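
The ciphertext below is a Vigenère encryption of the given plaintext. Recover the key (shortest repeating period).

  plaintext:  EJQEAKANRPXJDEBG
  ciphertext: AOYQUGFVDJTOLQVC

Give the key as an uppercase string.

  i= 0: A-E = 22 → W
  i= 1: O-J =  5 → F
  i= 2: Y-Q =  8 → I
  i= 3: Q-E = 12 → M
  i= 4: U-A = 20 → U
  i= 5: G-K = 22 → W
  i= 6: F-A =  5 → F
  i= 7: V-N =  8 → I
  i= 8: D-R = 12 → M
  i= 9: J-P = 20 → U
  i=10: T-X = 22 → W
  i=11: O-J =  5 → F
  i=12: L-D =  8 → I
  i=13: Q-E = 12 → M
  i=14: V-B = 20 → U
  i=15: C-G = 22 → W
  shifts repeat with period 5: WFIMU

WFIMU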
-------------------------
**Work instruction**
Determine how many lines of the data above contain the string "ciphertext", and give the result with nothing else.

**Response**
2